[Stored data entries]
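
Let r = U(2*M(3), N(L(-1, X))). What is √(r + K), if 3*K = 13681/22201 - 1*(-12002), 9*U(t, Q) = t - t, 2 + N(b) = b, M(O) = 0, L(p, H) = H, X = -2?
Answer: √88823361/149 ≈ 63.252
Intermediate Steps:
N(b) = -2 + b
U(t, Q) = 0 (U(t, Q) = (t - t)/9 = (⅑)*0 = 0)
r = 0
K = 88823361/22201 (K = (13681/22201 - 1*(-12002))/3 = (13681*(1/22201) + 12002)/3 = (13681/22201 + 12002)/3 = (⅓)*(266470083/22201) = 88823361/22201 ≈ 4000.9)
√(r + K) = √(0 + 88823361/22201) = √(88823361/22201) = √88823361/149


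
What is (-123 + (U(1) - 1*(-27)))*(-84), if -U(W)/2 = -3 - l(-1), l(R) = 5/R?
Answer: 8400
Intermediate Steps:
U(W) = -4 (U(W) = -2*(-3 - 5/(-1)) = -2*(-3 - 5*(-1)) = -2*(-3 - 1*(-5)) = -2*(-3 + 5) = -2*2 = -4)
(-123 + (U(1) - 1*(-27)))*(-84) = (-123 + (-4 - 1*(-27)))*(-84) = (-123 + (-4 + 27))*(-84) = (-123 + 23)*(-84) = -100*(-84) = 8400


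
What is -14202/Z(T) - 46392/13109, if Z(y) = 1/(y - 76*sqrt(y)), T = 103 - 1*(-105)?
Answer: -38724242136/13109 + 4317408*sqrt(13) ≈ 1.2613e+7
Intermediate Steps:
T = 208 (T = 103 + 105 = 208)
-14202/Z(T) - 46392/13109 = -(2954016 - 4317408*sqrt(13)) - 46392/13109 = -14202*(208 - 304*sqrt(13)) - 46392/13109 = (-2954016 + 4317408*sqrt(13)) - 46392/13109 = -38724242136/13109 + 4317408*sqrt(13)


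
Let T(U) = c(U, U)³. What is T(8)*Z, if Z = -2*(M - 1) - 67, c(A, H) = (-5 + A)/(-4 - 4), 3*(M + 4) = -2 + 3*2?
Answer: 1611/512 ≈ 3.1465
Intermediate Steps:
M = -8/3 (M = -4 + (-2 + 3*2)/3 = -4 + (-2 + 6)/3 = -4 + (⅓)*4 = -4 + 4/3 = -8/3 ≈ -2.6667)
c(A, H) = 5/8 - A/8 (c(A, H) = (-5 + A)/(-8) = (-5 + A)*(-⅛) = 5/8 - A/8)
T(U) = (5/8 - U/8)³
Z = -179/3 (Z = -2*(-8/3 - 1) - 67 = -2*(-11/3) - 67 = 22/3 - 67 = -179/3 ≈ -59.667)
T(8)*Z = -(-5 + 8)³/512*(-179/3) = -1/512*3³*(-179/3) = -1/512*27*(-179/3) = -27/512*(-179/3) = 1611/512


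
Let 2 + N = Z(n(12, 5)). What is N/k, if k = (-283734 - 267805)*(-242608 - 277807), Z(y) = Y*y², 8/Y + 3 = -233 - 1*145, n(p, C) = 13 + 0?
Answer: -302/15622587609855 ≈ -1.9331e-11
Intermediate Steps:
n(p, C) = 13
Y = -8/381 (Y = 8/(-3 + (-233 - 1*145)) = 8/(-3 + (-233 - 145)) = 8/(-3 - 378) = 8/(-381) = 8*(-1/381) = -8/381 ≈ -0.020997)
Z(y) = -8*y²/381
N = -2114/381 (N = -2 - 8/381*13² = -2 - 8/381*169 = -2 - 1352/381 = -2114/381 ≈ -5.5486)
k = 287029168685 (k = -551539*(-520415) = 287029168685)
N/k = -2114/381/287029168685 = -2114/381*1/287029168685 = -302/15622587609855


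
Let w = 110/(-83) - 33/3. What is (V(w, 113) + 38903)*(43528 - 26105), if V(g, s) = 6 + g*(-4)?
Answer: 56337949997/83 ≈ 6.7877e+8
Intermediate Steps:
w = -1023/83 (w = 110*(-1/83) - 33*1/3 = -110/83 - 11 = -1023/83 ≈ -12.325)
V(g, s) = 6 - 4*g
(V(w, 113) + 38903)*(43528 - 26105) = ((6 - 4*(-1023/83)) + 38903)*(43528 - 26105) = ((6 + 4092/83) + 38903)*17423 = (4590/83 + 38903)*17423 = (3233539/83)*17423 = 56337949997/83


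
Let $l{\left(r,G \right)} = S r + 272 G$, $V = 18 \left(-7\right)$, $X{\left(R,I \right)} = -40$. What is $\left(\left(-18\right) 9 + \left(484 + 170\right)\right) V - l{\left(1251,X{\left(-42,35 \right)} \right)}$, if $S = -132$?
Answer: $114020$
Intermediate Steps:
$V = -126$
$l{\left(r,G \right)} = - 132 r + 272 G$
$\left(\left(-18\right) 9 + \left(484 + 170\right)\right) V - l{\left(1251,X{\left(-42,35 \right)} \right)} = \left(\left(-18\right) 9 + \left(484 + 170\right)\right) \left(-126\right) - \left(\left(-132\right) 1251 + 272 \left(-40\right)\right) = \left(-162 + 654\right) \left(-126\right) - \left(-165132 - 10880\right) = 492 \left(-126\right) - -176012 = -61992 + 176012 = 114020$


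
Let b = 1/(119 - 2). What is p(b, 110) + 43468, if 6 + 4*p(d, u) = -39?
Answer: 173827/4 ≈ 43457.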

INSTRUCTIONS TO FOLLOW: Nothing in the data may be left out. Copy all of it exactly.

EXERCISE SOLUTION:
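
Let r = U(2*M(3), N(L(-1, X))). What is √(r + K), if 3*K = 13681/22201 - 1*(-12002), 9*U(t, Q) = t - t, 2 + N(b) = b, M(O) = 0, L(p, H) = H, X = -2?
Answer: √88823361/149 ≈ 63.252
Intermediate Steps:
N(b) = -2 + b
U(t, Q) = 0 (U(t, Q) = (t - t)/9 = (⅑)*0 = 0)
r = 0
K = 88823361/22201 (K = (13681/22201 - 1*(-12002))/3 = (13681*(1/22201) + 12002)/3 = (13681/22201 + 12002)/3 = (⅓)*(266470083/22201) = 88823361/22201 ≈ 4000.9)
√(r + K) = √(0 + 88823361/22201) = √(88823361/22201) = √88823361/149


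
What is (-123 + (U(1) - 1*(-27)))*(-84), if -U(W)/2 = -3 - l(-1), l(R) = 5/R?
Answer: 8400
Intermediate Steps:
U(W) = -4 (U(W) = -2*(-3 - 5/(-1)) = -2*(-3 - 5*(-1)) = -2*(-3 - 1*(-5)) = -2*(-3 + 5) = -2*2 = -4)
(-123 + (U(1) - 1*(-27)))*(-84) = (-123 + (-4 - 1*(-27)))*(-84) = (-123 + (-4 + 27))*(-84) = (-123 + 23)*(-84) = -100*(-84) = 8400


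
What is -14202/Z(T) - 46392/13109, if Z(y) = 1/(y - 76*sqrt(y)), T = 103 - 1*(-105)?
Answer: -38724242136/13109 + 4317408*sqrt(13) ≈ 1.2613e+7
Intermediate Steps:
T = 208 (T = 103 + 105 = 208)
-14202/Z(T) - 46392/13109 = -(2954016 - 4317408*sqrt(13)) - 46392/13109 = -14202*(208 - 304*sqrt(13)) - 46392/13109 = (-2954016 + 4317408*sqrt(13)) - 46392/13109 = -38724242136/13109 + 4317408*sqrt(13)


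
Let T(U) = c(U, U)³. What is T(8)*Z, if Z = -2*(M - 1) - 67, c(A, H) = (-5 + A)/(-4 - 4), 3*(M + 4) = -2 + 3*2?
Answer: 1611/512 ≈ 3.1465
Intermediate Steps:
M = -8/3 (M = -4 + (-2 + 3*2)/3 = -4 + (-2 + 6)/3 = -4 + (⅓)*4 = -4 + 4/3 = -8/3 ≈ -2.6667)
c(A, H) = 5/8 - A/8 (c(A, H) = (-5 + A)/(-8) = (-5 + A)*(-⅛) = 5/8 - A/8)
T(U) = (5/8 - U/8)³
Z = -179/3 (Z = -2*(-8/3 - 1) - 67 = -2*(-11/3) - 67 = 22/3 - 67 = -179/3 ≈ -59.667)
T(8)*Z = -(-5 + 8)³/512*(-179/3) = -1/512*3³*(-179/3) = -1/512*27*(-179/3) = -27/512*(-179/3) = 1611/512


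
Let 2 + N = Z(n(12, 5)). What is N/k, if k = (-283734 - 267805)*(-242608 - 277807), Z(y) = Y*y², 8/Y + 3 = -233 - 1*145, n(p, C) = 13 + 0?
Answer: -302/15622587609855 ≈ -1.9331e-11
Intermediate Steps:
n(p, C) = 13
Y = -8/381 (Y = 8/(-3 + (-233 - 1*145)) = 8/(-3 + (-233 - 145)) = 8/(-3 - 378) = 8/(-381) = 8*(-1/381) = -8/381 ≈ -0.020997)
Z(y) = -8*y²/381
N = -2114/381 (N = -2 - 8/381*13² = -2 - 8/381*169 = -2 - 1352/381 = -2114/381 ≈ -5.5486)
k = 287029168685 (k = -551539*(-520415) = 287029168685)
N/k = -2114/381/287029168685 = -2114/381*1/287029168685 = -302/15622587609855


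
Let w = 110/(-83) - 33/3. What is (V(w, 113) + 38903)*(43528 - 26105), if V(g, s) = 6 + g*(-4)?
Answer: 56337949997/83 ≈ 6.7877e+8
Intermediate Steps:
w = -1023/83 (w = 110*(-1/83) - 33*1/3 = -110/83 - 11 = -1023/83 ≈ -12.325)
V(g, s) = 6 - 4*g
(V(w, 113) + 38903)*(43528 - 26105) = ((6 - 4*(-1023/83)) + 38903)*(43528 - 26105) = ((6 + 4092/83) + 38903)*17423 = (4590/83 + 38903)*17423 = (3233539/83)*17423 = 56337949997/83


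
Let $l{\left(r,G \right)} = S r + 272 G$, $V = 18 \left(-7\right)$, $X{\left(R,I \right)} = -40$. What is $\left(\left(-18\right) 9 + \left(484 + 170\right)\right) V - l{\left(1251,X{\left(-42,35 \right)} \right)}$, if $S = -132$?
Answer: $114020$
Intermediate Steps:
$V = -126$
$l{\left(r,G \right)} = - 132 r + 272 G$
$\left(\left(-18\right) 9 + \left(484 + 170\right)\right) V - l{\left(1251,X{\left(-42,35 \right)} \right)} = \left(\left(-18\right) 9 + \left(484 + 170\right)\right) \left(-126\right) - \left(\left(-132\right) 1251 + 272 \left(-40\right)\right) = \left(-162 + 654\right) \left(-126\right) - \left(-165132 - 10880\right) = 492 \left(-126\right) - -176012 = -61992 + 176012 = 114020$


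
Let b = 1/(119 - 2). What is p(b, 110) + 43468, if 6 + 4*p(d, u) = -39?
Answer: 173827/4 ≈ 43457.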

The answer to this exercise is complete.